### AIM OF THE EXERCISE:
Beneath this task are records; count how many lines include the string "elements" and answer with that number alone.

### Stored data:
========

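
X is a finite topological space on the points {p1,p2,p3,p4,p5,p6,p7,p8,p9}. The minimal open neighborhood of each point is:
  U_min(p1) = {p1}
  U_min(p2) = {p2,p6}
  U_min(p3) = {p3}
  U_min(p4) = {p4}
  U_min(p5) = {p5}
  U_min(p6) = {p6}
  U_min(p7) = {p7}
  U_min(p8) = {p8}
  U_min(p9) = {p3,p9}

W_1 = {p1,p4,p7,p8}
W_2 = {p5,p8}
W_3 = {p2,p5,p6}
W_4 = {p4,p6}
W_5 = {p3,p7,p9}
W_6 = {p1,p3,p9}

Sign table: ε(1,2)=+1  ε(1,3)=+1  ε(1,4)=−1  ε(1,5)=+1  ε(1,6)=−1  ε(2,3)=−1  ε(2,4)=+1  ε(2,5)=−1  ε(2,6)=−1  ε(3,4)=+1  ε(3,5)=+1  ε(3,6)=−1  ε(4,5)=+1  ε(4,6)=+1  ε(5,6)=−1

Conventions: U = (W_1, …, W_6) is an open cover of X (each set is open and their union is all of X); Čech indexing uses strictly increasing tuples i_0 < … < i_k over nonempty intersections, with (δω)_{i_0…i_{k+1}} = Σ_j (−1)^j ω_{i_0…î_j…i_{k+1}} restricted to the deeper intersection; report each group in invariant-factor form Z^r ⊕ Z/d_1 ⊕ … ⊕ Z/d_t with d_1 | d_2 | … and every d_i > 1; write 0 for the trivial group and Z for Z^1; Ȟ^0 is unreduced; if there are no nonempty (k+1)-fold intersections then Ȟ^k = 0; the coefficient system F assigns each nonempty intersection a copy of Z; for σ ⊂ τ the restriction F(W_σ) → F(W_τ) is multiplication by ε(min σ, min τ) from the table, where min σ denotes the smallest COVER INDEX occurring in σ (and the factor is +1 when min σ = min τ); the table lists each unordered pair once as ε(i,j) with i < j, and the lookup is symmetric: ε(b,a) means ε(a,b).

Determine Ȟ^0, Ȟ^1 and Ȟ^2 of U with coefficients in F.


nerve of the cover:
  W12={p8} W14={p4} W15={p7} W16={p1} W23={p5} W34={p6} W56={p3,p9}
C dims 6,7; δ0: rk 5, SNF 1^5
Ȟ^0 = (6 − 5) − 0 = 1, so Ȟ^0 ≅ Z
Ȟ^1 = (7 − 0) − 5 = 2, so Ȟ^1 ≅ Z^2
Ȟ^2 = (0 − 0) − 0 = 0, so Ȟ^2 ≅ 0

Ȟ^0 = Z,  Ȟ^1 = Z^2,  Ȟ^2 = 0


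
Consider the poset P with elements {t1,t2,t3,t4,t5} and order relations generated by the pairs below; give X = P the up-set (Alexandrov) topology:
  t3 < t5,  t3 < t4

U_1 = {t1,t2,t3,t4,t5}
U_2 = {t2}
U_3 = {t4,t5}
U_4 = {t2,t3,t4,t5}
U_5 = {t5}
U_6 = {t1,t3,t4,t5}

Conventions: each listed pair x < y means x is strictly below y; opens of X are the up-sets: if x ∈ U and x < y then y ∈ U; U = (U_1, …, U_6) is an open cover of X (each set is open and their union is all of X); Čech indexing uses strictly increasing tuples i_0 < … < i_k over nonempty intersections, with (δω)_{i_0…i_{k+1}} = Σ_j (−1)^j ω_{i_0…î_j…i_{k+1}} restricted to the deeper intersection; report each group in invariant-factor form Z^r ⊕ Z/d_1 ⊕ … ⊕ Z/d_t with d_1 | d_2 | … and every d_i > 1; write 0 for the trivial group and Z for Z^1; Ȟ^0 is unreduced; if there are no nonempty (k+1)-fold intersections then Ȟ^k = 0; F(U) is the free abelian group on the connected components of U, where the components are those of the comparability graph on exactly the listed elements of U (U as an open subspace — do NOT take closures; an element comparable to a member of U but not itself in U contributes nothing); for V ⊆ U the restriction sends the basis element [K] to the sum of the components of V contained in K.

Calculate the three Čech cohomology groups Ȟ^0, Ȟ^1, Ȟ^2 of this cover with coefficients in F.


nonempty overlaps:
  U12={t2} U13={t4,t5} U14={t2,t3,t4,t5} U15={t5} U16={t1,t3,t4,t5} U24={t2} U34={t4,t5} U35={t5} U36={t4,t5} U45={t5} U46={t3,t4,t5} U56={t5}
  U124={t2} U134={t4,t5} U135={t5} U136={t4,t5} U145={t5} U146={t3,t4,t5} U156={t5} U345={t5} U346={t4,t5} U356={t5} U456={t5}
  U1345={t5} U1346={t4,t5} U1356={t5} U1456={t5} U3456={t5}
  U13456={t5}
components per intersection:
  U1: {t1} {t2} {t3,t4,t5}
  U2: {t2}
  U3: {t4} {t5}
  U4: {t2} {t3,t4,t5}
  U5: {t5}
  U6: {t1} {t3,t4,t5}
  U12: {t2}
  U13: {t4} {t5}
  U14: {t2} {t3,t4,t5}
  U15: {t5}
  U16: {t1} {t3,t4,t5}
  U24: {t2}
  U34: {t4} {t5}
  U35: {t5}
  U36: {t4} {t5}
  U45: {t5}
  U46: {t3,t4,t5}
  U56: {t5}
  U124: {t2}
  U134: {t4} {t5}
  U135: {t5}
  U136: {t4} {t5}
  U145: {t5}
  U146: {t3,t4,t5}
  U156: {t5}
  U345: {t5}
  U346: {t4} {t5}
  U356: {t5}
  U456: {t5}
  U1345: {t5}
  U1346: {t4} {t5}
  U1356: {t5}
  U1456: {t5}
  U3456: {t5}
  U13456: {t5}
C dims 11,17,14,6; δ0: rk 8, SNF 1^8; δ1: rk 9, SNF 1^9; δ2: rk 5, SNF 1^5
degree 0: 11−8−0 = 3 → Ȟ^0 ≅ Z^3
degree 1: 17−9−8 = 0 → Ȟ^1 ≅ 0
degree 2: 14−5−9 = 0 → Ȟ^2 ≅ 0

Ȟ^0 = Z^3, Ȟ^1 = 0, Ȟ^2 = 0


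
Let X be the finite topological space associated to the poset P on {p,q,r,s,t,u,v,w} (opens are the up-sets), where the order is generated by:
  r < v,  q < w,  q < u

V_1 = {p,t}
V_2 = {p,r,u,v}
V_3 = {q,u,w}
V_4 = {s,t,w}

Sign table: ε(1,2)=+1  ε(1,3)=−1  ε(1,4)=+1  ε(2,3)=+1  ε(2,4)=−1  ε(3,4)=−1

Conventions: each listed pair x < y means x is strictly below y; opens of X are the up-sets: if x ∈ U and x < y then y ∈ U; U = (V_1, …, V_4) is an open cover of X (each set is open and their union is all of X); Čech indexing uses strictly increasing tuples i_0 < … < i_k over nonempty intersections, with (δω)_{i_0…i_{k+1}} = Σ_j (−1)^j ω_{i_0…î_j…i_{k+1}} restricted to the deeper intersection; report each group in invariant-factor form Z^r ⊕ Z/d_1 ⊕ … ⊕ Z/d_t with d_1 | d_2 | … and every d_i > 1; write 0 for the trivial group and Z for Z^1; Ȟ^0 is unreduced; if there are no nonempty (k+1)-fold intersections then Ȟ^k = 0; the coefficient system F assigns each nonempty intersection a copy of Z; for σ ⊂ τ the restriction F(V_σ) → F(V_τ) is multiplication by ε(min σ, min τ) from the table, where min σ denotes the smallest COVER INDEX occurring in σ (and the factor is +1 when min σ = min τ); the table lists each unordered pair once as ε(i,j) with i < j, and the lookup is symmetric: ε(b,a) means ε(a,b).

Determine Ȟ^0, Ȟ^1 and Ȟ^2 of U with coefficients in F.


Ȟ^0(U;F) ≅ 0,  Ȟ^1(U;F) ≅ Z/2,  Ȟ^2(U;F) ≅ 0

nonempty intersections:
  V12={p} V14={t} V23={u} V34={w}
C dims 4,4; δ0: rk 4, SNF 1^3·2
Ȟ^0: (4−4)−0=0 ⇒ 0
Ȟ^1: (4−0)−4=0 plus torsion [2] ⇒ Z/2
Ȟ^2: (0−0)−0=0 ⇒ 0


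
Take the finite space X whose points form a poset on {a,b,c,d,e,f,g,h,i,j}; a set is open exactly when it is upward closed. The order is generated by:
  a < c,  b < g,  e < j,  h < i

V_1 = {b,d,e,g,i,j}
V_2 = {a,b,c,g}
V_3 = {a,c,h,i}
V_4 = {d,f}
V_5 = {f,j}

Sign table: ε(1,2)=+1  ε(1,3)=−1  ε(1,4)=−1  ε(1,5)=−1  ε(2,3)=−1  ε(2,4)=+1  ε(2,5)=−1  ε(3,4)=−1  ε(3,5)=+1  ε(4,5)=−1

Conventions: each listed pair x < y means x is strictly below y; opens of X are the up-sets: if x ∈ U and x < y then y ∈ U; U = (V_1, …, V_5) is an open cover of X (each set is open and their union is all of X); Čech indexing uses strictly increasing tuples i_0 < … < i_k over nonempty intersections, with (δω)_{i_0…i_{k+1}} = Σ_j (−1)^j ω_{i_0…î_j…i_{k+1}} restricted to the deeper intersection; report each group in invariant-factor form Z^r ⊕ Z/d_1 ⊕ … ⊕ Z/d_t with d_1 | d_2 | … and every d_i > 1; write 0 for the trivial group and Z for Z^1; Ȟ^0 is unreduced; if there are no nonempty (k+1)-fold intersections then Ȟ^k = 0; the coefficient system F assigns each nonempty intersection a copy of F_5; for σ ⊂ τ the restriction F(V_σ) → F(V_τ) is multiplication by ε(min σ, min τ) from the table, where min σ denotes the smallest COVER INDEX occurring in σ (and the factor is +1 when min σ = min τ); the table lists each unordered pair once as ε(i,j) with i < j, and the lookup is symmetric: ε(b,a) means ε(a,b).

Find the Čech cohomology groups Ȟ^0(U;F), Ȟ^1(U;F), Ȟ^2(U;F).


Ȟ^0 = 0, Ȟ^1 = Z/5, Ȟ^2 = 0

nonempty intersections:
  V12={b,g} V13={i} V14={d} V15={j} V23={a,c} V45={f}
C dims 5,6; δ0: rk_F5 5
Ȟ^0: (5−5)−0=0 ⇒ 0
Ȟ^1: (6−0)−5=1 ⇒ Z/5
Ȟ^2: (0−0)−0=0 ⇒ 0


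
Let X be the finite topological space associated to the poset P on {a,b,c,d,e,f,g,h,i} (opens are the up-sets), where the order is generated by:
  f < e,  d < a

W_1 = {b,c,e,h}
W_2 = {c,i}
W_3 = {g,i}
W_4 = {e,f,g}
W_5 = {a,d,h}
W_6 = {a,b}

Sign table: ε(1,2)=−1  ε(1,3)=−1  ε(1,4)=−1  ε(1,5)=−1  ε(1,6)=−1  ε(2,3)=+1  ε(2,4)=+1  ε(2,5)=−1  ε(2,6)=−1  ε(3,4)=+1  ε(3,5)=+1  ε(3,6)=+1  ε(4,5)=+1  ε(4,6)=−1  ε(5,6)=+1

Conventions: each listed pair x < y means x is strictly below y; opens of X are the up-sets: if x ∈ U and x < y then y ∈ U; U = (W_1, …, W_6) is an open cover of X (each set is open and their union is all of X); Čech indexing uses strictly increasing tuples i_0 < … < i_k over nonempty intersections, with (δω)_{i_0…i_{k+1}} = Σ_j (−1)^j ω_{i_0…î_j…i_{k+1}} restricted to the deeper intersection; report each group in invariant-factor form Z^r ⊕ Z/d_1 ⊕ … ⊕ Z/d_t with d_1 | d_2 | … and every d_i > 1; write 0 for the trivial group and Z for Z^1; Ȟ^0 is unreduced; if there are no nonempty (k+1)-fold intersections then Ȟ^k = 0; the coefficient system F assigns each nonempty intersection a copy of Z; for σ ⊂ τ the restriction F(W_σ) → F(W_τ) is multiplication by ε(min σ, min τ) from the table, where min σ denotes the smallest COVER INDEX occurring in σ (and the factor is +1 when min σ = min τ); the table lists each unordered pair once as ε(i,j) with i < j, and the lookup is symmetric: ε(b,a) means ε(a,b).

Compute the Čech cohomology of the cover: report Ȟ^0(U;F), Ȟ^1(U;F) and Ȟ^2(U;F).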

========

### ANSWER SECTION:
2